## Work required
Your task is to repeat each record verbatim, exactly as it was written.

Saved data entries
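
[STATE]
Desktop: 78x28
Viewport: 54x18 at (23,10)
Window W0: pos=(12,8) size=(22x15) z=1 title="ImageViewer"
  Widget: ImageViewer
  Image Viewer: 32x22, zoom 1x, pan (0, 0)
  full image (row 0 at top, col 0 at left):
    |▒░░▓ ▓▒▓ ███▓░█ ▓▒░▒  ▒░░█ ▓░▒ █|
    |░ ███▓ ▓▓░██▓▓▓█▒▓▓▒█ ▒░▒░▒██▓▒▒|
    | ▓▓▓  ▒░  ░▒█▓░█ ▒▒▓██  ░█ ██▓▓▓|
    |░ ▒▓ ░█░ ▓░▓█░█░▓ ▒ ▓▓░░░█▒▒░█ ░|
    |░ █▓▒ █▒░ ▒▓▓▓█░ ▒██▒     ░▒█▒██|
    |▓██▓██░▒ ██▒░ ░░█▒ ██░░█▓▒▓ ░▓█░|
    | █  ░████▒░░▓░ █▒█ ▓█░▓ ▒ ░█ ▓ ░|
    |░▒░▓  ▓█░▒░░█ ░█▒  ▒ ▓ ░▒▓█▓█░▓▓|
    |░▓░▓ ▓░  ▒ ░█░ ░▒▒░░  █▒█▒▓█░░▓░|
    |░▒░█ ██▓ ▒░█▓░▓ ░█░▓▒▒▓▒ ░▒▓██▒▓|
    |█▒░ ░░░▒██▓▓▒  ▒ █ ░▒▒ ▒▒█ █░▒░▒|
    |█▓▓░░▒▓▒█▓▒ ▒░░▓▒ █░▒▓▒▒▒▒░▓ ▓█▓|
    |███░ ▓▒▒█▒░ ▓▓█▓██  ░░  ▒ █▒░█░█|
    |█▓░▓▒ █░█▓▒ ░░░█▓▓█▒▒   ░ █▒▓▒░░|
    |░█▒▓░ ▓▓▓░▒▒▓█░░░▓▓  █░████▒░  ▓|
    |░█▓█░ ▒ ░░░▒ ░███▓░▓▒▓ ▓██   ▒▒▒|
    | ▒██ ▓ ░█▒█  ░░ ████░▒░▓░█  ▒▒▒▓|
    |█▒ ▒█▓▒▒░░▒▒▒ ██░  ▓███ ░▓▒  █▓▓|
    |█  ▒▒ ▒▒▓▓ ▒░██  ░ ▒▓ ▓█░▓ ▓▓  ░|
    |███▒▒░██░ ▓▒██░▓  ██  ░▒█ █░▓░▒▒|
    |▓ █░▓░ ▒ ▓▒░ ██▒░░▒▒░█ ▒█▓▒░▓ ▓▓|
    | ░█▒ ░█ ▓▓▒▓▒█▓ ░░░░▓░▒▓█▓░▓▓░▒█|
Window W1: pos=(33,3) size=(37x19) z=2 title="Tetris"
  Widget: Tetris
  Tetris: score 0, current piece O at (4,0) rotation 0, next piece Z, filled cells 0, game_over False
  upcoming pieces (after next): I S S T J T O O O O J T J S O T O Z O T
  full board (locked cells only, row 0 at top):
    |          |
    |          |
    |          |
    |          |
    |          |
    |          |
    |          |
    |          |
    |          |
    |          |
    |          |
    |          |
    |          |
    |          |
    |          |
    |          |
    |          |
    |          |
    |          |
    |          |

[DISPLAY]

──────────┃          │                        ┃       
██▓░█ ▓▒░▒┃          │                        ┃       
██▓▓▓█▒▓▓▒┃          │Score:                  ┃       
░▒█▓░█ ▒▒▓┃          │0                       ┃       
░▓█░█░▓ ▒ ┃          │                        ┃       
▒▓▓▓█░ ▒██┃          │                        ┃       
█▒░ ░░█▒ █┃          │                        ┃       
░░▓░ █▒█ ▓┃          │                        ┃       
░░█ ░█▒  ▒┃          │                        ┃       
 ░█░ ░▒▒░░┃          │                        ┃       
░█▓░▓ ░█░▓┃          │                        ┃       
▓▓▒  ▒ █ ░┗━━━━━━━━━━━━━━━━━━━━━━━━━━━━━━━━━━━┛       
━━━━━━━━━━┛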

## Answer space
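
[STATE]
Desktop: 78x28
Viewport: 54x18 at (23,10)
Window W0: pos=(12,8) size=(22x15) z=1 title="ImageViewer"
  Widget: ImageViewer
  Image Viewer: 32x22, zoom 1x, pan (0, 0)
  full image (row 0 at top, col 0 at left):
    |▒░░▓ ▓▒▓ ███▓░█ ▓▒░▒  ▒░░█ ▓░▒ █|
    |░ ███▓ ▓▓░██▓▓▓█▒▓▓▒█ ▒░▒░▒██▓▒▒|
    | ▓▓▓  ▒░  ░▒█▓░█ ▒▒▓██  ░█ ██▓▓▓|
    |░ ▒▓ ░█░ ▓░▓█░█░▓ ▒ ▓▓░░░█▒▒░█ ░|
    |░ █▓▒ █▒░ ▒▓▓▓█░ ▒██▒     ░▒█▒██|
    |▓██▓██░▒ ██▒░ ░░█▒ ██░░█▓▒▓ ░▓█░|
    | █  ░████▒░░▓░ █▒█ ▓█░▓ ▒ ░█ ▓ ░|
    |░▒░▓  ▓█░▒░░█ ░█▒  ▒ ▓ ░▒▓█▓█░▓▓|
    |░▓░▓ ▓░  ▒ ░█░ ░▒▒░░  █▒█▒▓█░░▓░|
    |░▒░█ ██▓ ▒░█▓░▓ ░█░▓▒▒▓▒ ░▒▓██▒▓|
    |█▒░ ░░░▒██▓▓▒  ▒ █ ░▒▒ ▒▒█ █░▒░▒|
    |█▓▓░░▒▓▒█▓▒ ▒░░▓▒ █░▒▓▒▒▒▒░▓ ▓█▓|
    |███░ ▓▒▒█▒░ ▓▓█▓██  ░░  ▒ █▒░█░█|
    |█▓░▓▒ █░█▓▒ ░░░█▓▓█▒▒   ░ █▒▓▒░░|
    |░█▒▓░ ▓▓▓░▒▒▓█░░░▓▓  █░████▒░  ▓|
    |░█▓█░ ▒ ░░░▒ ░███▓░▓▒▓ ▓██   ▒▒▒|
    | ▒██ ▓ ░█▒█  ░░ ████░▒░▓░█  ▒▒▒▓|
    |█▒ ▒█▓▒▒░░▒▒▒ ██░  ▓███ ░▓▒  █▓▓|
    |█  ▒▒ ▒▒▓▓ ▒░██  ░ ▒▓ ▓█░▓ ▓▓  ░|
    |███▒▒░██░ ▓▒██░▓  ██  ░▒█ █░▓░▒▒|
    |▓ █░▓░ ▒ ▓▒░ ██▒░░▒▒░█ ▒█▓▒░▓ ▓▓|
    | ░█▒ ░█ ▓▓▒▓▒█▓ ░░░░▓░▒▓█▓░▓▓░▒█|
Window W1: pos=(33,3) size=(37x19) z=2 title="Tetris"
  Widget: Tetris
  Tetris: score 0, current piece O at (4,0) rotation 0, next piece Z, filled cells 0, game_over False
  upcoming pieces (after next): I S S T J T O O O O J T J S O T O Z O T
  full board (locked cells only, row 0 at top):
    |          |
    |          |
    |          |
    |          |
    |          |
    |          |
    |          |
    |          |
    |          |
    |          |
    |          |
    |          |
    |          |
    |          |
    |          |
    |          |
    |          |
    |          |
    |          |
    |          |

[DISPLAY]

──────────┃          │                        ┃       
██▓░█ ▓▒░▒┃          │                        ┃       
██▓▓▓█▒▓▓▒┃          │Score:                  ┃       
░▒█▓░█ ▒▒▓┃          │0                       ┃       
░▓█░█░▓ ▒ ┃          │                        ┃       
▒▓▓▓█░ ▒██┃          │                        ┃       
█▒░ ░░█▒ █┃          │                        ┃       
░░▓░ █▒█ ▓┃          │                        ┃       
░░█ ░█▒  ▒┃          │                        ┃       
 ░█░ ░▒▒░░┃          │                        ┃       
░█▓░▓ ░█░▓┃          │                        ┃       
▓▓▒  ▒ █ ░┗━━━━━━━━━━━━━━━━━━━━━━━━━━━━━━━━━━━┛       
━━━━━━━━━━┛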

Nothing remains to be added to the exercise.